# What you will do
Copy the data exactly from the line that contains "Over a full" through the line that contains "Overall (ignoring bowling", keeping both end lines and leaving out everything else.

=-=-=-=-=

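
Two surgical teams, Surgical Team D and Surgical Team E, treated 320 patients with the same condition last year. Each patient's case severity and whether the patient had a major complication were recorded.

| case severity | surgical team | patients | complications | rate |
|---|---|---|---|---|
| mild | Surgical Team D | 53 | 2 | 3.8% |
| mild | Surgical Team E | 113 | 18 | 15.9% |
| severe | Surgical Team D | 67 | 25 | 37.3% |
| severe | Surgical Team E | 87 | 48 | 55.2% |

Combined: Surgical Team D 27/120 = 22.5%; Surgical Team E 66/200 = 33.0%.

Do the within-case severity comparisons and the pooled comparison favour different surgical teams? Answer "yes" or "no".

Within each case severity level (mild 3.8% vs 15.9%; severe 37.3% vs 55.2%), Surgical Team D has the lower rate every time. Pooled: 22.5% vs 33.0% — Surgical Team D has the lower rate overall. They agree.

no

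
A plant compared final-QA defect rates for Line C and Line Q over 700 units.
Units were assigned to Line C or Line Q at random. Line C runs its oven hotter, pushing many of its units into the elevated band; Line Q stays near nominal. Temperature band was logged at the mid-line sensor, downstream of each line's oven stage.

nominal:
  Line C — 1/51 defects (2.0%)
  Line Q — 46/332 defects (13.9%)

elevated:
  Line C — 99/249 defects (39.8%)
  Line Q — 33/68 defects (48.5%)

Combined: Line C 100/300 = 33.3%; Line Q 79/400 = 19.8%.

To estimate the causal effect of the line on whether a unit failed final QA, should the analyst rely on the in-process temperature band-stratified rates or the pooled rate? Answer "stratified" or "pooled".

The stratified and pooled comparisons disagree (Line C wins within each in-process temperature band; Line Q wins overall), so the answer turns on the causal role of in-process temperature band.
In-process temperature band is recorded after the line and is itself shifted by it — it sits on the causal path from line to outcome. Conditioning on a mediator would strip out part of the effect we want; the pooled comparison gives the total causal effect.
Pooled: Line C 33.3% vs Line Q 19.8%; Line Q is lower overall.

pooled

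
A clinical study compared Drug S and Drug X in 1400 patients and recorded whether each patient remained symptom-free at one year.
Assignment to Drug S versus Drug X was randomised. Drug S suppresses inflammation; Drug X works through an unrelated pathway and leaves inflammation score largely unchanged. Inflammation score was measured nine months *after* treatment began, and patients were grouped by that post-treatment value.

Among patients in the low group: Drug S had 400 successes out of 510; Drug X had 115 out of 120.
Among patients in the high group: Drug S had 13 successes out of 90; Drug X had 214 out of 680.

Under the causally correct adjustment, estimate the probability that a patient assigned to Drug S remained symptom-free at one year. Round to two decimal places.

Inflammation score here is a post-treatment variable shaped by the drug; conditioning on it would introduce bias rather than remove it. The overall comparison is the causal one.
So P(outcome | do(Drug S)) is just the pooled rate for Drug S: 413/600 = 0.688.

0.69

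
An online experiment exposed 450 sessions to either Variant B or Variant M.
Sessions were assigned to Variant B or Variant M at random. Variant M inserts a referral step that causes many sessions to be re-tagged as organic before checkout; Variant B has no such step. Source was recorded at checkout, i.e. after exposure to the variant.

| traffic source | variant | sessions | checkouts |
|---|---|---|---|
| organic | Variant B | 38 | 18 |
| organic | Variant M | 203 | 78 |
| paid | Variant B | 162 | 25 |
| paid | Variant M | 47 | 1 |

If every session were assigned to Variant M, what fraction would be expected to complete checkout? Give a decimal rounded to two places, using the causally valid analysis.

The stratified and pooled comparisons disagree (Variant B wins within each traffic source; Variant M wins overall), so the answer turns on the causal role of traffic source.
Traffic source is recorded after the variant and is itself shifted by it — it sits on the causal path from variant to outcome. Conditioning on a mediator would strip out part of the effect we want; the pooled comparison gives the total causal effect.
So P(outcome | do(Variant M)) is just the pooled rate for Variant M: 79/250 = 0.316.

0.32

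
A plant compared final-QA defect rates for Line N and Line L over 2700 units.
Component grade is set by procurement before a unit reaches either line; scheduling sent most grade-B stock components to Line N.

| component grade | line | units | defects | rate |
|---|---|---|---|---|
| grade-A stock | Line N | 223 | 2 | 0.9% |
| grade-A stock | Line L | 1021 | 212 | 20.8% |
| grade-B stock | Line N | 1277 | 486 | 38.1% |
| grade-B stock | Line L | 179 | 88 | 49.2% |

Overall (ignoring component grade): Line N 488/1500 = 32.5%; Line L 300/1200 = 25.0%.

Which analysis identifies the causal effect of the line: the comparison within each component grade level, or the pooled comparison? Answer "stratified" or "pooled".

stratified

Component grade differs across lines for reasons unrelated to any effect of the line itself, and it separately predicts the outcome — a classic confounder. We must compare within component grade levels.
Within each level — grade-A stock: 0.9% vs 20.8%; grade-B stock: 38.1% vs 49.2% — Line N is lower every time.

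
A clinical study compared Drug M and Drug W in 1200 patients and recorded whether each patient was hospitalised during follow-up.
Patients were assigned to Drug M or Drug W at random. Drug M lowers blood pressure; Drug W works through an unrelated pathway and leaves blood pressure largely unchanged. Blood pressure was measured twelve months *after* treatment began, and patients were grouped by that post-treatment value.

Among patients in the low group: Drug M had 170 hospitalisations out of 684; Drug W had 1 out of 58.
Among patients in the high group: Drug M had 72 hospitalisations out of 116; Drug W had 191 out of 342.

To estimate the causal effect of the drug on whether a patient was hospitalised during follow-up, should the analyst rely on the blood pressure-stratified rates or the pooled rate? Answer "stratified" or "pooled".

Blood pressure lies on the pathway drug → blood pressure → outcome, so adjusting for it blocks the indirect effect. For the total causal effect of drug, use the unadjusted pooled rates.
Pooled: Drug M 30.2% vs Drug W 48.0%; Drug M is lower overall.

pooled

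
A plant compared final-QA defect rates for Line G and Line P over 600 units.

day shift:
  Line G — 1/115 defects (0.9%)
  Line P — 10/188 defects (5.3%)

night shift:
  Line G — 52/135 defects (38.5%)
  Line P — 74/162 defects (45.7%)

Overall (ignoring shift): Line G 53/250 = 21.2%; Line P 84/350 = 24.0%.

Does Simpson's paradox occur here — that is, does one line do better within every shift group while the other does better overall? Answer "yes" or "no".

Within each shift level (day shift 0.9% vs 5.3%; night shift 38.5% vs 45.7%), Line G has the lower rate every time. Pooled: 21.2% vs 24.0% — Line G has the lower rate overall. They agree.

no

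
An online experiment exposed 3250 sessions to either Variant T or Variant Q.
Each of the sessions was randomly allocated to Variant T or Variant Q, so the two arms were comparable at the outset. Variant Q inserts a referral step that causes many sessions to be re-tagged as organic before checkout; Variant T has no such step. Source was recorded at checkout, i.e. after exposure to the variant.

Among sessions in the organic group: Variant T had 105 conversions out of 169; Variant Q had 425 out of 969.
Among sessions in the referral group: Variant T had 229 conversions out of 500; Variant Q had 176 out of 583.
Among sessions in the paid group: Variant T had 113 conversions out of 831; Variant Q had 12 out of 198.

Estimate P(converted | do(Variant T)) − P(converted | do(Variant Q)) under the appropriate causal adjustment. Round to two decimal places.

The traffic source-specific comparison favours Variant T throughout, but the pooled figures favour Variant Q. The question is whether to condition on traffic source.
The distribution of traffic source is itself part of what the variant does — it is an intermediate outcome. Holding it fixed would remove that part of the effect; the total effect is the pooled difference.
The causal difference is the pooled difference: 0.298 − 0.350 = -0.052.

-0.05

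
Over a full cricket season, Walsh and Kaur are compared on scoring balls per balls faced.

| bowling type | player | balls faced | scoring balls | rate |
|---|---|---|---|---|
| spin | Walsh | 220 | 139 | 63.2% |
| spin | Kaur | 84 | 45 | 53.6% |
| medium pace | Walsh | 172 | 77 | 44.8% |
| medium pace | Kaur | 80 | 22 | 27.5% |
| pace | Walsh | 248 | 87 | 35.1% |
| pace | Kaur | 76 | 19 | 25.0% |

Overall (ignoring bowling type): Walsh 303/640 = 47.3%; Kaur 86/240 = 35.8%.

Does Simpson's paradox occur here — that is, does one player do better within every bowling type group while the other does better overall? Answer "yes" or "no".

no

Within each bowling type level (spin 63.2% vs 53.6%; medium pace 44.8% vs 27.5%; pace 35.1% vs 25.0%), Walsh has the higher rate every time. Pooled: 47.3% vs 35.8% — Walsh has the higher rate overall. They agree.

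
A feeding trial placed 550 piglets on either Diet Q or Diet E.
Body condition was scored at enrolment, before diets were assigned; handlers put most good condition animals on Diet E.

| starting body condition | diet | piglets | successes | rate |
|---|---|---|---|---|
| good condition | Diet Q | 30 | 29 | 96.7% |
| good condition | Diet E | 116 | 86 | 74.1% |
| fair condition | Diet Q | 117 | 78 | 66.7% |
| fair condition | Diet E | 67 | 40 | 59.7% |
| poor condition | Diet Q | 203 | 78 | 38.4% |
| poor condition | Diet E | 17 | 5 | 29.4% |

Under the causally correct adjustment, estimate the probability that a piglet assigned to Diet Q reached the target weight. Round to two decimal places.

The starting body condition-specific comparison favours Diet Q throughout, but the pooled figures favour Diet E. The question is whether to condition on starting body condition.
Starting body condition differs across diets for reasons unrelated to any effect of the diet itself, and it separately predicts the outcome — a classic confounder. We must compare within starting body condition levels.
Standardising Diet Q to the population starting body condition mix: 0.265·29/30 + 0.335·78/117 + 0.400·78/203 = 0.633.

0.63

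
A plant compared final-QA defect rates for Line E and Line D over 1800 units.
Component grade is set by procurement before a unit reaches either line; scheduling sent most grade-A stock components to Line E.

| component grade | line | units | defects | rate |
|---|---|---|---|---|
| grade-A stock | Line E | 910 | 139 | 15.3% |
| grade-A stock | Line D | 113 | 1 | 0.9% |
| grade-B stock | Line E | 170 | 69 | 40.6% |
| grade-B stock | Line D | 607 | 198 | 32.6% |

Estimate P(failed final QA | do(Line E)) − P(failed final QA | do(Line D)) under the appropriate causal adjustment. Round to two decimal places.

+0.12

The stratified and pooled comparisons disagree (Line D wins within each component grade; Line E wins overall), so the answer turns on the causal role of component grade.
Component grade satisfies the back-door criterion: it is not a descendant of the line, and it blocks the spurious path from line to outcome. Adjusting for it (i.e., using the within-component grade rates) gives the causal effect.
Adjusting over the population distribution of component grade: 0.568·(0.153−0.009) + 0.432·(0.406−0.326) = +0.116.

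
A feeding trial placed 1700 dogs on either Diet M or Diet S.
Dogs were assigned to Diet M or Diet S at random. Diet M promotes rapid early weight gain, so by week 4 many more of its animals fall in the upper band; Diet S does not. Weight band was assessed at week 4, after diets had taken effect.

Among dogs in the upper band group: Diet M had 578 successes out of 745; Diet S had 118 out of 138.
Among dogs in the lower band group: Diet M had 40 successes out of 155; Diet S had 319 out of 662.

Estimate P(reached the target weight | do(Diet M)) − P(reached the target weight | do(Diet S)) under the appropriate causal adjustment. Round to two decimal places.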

=-=-=-=-=

# Answer space
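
Over a full cricket season, Walsh and Kaur are compared on scoring balls per balls faced.

| bowling type | player | balls faced | scoring balls | rate |
|---|---|---|---|---|
| spin | Walsh | 220 | 139 | 63.2% |
| spin | Kaur | 84 | 45 | 53.6% |
| medium pace | Walsh | 172 | 77 | 44.8% |
| medium pace | Kaur | 80 | 22 | 27.5% |
| pace | Walsh | 248 | 87 | 35.1% |
| pace | Kaur | 76 | 19 | 25.0% |

Overall (ignoring bowling type): Walsh 303/640 = 47.3%; Kaur 86/240 = 35.8%.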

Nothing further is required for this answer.